> Stored data entries:
+ + +
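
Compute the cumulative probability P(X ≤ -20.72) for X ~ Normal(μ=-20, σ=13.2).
0.478250

We have X ~ Normal(μ=-20, σ=13.2).

The CDF gives us P(X ≤ k).

Using the CDF:
P(X ≤ -20.72) = 0.478250

This means there's approximately a 47.8% chance that X is at most -20.72.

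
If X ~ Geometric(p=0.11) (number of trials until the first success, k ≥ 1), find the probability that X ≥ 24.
0.068544

We have X ~ Geometric(p=0.11) (number of trials until the first success, k ≥ 1).

For discrete distributions, P(X ≥ 24) = 1 - P(X ≤ 23).

P(X ≤ 23) = 0.931456
P(X ≥ 24) = 1 - 0.931456 = 0.068544

So there's approximately a 6.9% chance that X is at least 24.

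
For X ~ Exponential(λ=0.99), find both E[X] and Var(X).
E[X] = 1.0101, Var(X) = 1.0203

We have X ~ Exponential(λ=0.99).

For an Exponential distribution with λ=0.99:

Expected value:
E[X] = 1.0101

Variance:
Var(X) = 1.0203

Standard deviation:
σ = √Var(X) = 1.0101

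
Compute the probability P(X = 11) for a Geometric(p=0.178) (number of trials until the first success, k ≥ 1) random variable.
0.025069

We have X ~ Geometric(p=0.178) (number of trials until the first success, k ≥ 1).

For a Geometric distribution, the PMF gives us the probability of each outcome.

Using the PMF formula:
P(X = 11) = 0.025069

Rounded to 4 decimal places: 0.0251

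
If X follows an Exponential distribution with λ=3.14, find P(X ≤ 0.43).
0.740812

We have X ~ Exponential(λ=3.14).

The CDF gives us P(X ≤ k).

Using the CDF:
P(X ≤ 0.43) = 0.740812

This means there's approximately a 74.1% chance that X is at most 0.43.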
+ + +
> Aim of the exercise:
Each entry should be duplicated exactly as it was given.

> Exercise result:
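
Compute the cumulative probability P(X ≤ -20.72) for X ~ Normal(μ=-20, σ=13.2).
0.478250

We have X ~ Normal(μ=-20, σ=13.2).

The CDF gives us P(X ≤ k).

Using the CDF:
P(X ≤ -20.72) = 0.478250

This means there's approximately a 47.8% chance that X is at most -20.72.

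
If X ~ Geometric(p=0.11) (number of trials until the first success, k ≥ 1), find the probability that X ≥ 24.
0.068544

We have X ~ Geometric(p=0.11) (number of trials until the first success, k ≥ 1).

For discrete distributions, P(X ≥ 24) = 1 - P(X ≤ 23).

P(X ≤ 23) = 0.931456
P(X ≥ 24) = 1 - 0.931456 = 0.068544

So there's approximately a 6.9% chance that X is at least 24.

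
For X ~ Exponential(λ=0.99), find both E[X] and Var(X).
E[X] = 1.0101, Var(X) = 1.0203

We have X ~ Exponential(λ=0.99).

For an Exponential distribution with λ=0.99:

Expected value:
E[X] = 1.0101

Variance:
Var(X) = 1.0203

Standard deviation:
σ = √Var(X) = 1.0101

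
Compute the probability P(X = 11) for a Geometric(p=0.178) (number of trials until the first success, k ≥ 1) random variable.
0.025069

We have X ~ Geometric(p=0.178) (number of trials until the first success, k ≥ 1).

For a Geometric distribution, the PMF gives us the probability of each outcome.

Using the PMF formula:
P(X = 11) = 0.025069

Rounded to 4 decimal places: 0.0251

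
If X follows an Exponential distribution with λ=3.14, find P(X ≤ 0.43).
0.740812

We have X ~ Exponential(λ=3.14).

The CDF gives us P(X ≤ k).

Using the CDF:
P(X ≤ 0.43) = 0.740812

This means there's approximately a 74.1% chance that X is at most 0.43.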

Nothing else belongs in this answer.